* EXERCISE DETAILS: Print out every record exactly as it appears.

* RECORD SET:
----------------------------------------
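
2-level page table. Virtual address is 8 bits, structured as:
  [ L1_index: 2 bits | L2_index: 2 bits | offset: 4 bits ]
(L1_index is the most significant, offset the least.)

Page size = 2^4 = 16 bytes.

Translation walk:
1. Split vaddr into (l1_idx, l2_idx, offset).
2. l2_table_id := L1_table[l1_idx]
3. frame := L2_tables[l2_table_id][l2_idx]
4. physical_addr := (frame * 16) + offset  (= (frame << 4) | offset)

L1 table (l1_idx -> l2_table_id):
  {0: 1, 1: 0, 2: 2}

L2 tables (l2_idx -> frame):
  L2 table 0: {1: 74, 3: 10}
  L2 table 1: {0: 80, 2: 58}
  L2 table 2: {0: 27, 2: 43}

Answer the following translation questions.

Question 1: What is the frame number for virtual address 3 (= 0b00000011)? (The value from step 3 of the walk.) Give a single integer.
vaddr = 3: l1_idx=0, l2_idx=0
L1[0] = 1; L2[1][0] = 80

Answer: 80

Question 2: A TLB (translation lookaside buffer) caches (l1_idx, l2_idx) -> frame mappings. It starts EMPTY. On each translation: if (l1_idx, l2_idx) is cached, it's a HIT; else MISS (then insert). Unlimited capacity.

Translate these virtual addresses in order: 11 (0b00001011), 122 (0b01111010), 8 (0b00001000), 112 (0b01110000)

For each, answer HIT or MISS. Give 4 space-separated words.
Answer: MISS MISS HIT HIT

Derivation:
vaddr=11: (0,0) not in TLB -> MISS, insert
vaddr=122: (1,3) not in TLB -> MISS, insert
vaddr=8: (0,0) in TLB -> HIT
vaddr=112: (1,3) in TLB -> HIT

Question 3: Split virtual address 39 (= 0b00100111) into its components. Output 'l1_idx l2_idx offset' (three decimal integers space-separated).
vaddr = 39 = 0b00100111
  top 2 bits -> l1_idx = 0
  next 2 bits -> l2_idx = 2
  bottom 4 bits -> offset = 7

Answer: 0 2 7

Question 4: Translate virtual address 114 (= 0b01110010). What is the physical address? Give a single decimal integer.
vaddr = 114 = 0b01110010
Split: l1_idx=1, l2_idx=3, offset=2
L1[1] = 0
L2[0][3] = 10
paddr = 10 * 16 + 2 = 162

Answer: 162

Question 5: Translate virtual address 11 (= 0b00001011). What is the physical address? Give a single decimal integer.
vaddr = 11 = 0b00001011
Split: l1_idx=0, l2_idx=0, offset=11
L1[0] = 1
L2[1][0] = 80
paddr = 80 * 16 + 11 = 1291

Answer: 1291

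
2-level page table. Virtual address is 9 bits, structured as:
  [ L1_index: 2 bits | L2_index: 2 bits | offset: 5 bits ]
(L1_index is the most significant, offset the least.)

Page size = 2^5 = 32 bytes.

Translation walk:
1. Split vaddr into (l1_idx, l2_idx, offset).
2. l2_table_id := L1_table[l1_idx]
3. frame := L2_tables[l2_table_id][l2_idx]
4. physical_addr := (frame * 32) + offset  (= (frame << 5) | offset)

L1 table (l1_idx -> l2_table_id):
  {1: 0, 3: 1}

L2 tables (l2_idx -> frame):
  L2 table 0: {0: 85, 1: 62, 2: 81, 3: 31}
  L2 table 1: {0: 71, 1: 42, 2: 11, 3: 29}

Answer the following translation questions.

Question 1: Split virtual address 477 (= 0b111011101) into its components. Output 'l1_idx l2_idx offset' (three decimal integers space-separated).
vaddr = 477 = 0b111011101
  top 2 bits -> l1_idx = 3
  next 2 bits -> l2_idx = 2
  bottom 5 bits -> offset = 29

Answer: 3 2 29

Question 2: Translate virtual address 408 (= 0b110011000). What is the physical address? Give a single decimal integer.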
----------------------------------------
* ANSWER SPACE:
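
2-level page table. Virtual address is 8 bits, structured as:
  [ L1_index: 2 bits | L2_index: 2 bits | offset: 4 bits ]
(L1_index is the most significant, offset the least.)

Page size = 2^4 = 16 bytes.

Translation walk:
1. Split vaddr into (l1_idx, l2_idx, offset).
2. l2_table_id := L1_table[l1_idx]
3. frame := L2_tables[l2_table_id][l2_idx]
4. physical_addr := (frame * 16) + offset  (= (frame << 4) | offset)

L1 table (l1_idx -> l2_table_id):
  {0: 1, 1: 0, 2: 2}

L2 tables (l2_idx -> frame):
  L2 table 0: {1: 74, 3: 10}
  L2 table 1: {0: 80, 2: 58}
  L2 table 2: {0: 27, 2: 43}

Answer the following translation questions.

Question 1: What is the frame number for virtual address 3 (= 0b00000011)? (The value from step 3 of the walk.) Give a single integer.
vaddr = 3: l1_idx=0, l2_idx=0
L1[0] = 1; L2[1][0] = 80

Answer: 80

Question 2: A TLB (translation lookaside buffer) caches (l1_idx, l2_idx) -> frame mappings. It starts EMPTY. On each translation: if (l1_idx, l2_idx) is cached, it's a HIT; else MISS (then insert). Unlimited capacity.

Translate these virtual addresses in order: 11 (0b00001011), 122 (0b01111010), 8 (0b00001000), 112 (0b01110000)

For each, answer HIT or MISS. Give 4 space-separated words.
Answer: MISS MISS HIT HIT

Derivation:
vaddr=11: (0,0) not in TLB -> MISS, insert
vaddr=122: (1,3) not in TLB -> MISS, insert
vaddr=8: (0,0) in TLB -> HIT
vaddr=112: (1,3) in TLB -> HIT

Question 3: Split virtual address 39 (= 0b00100111) into its components. Output 'l1_idx l2_idx offset' (three decimal integers space-separated).
vaddr = 39 = 0b00100111
  top 2 bits -> l1_idx = 0
  next 2 bits -> l2_idx = 2
  bottom 4 bits -> offset = 7

Answer: 0 2 7

Question 4: Translate virtual address 114 (= 0b01110010). What is the physical address? Give a single decimal integer.
vaddr = 114 = 0b01110010
Split: l1_idx=1, l2_idx=3, offset=2
L1[1] = 0
L2[0][3] = 10
paddr = 10 * 16 + 2 = 162

Answer: 162

Question 5: Translate virtual address 11 (= 0b00001011). What is the physical address? Give a single decimal integer.
vaddr = 11 = 0b00001011
Split: l1_idx=0, l2_idx=0, offset=11
L1[0] = 1
L2[1][0] = 80
paddr = 80 * 16 + 11 = 1291

Answer: 1291

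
2-level page table. Virtual address is 9 bits, structured as:
  [ L1_index: 2 bits | L2_index: 2 bits | offset: 5 bits ]
(L1_index is the most significant, offset the least.)

Page size = 2^5 = 32 bytes.

Translation walk:
1. Split vaddr into (l1_idx, l2_idx, offset).
2. l2_table_id := L1_table[l1_idx]
3. frame := L2_tables[l2_table_id][l2_idx]
4. physical_addr := (frame * 32) + offset  (= (frame << 5) | offset)

L1 table (l1_idx -> l2_table_id):
  {1: 0, 3: 1}

L2 tables (l2_idx -> frame):
  L2 table 0: {0: 85, 1: 62, 2: 81, 3: 31}
  L2 table 1: {0: 71, 1: 42, 2: 11, 3: 29}

Answer the following translation questions.

Question 1: Split virtual address 477 (= 0b111011101) into its components. Output 'l1_idx l2_idx offset' (three decimal integers space-separated).
vaddr = 477 = 0b111011101
  top 2 bits -> l1_idx = 3
  next 2 bits -> l2_idx = 2
  bottom 5 bits -> offset = 29

Answer: 3 2 29

Question 2: Translate virtual address 408 (= 0b110011000). What is the physical address? Give a single decimal integer.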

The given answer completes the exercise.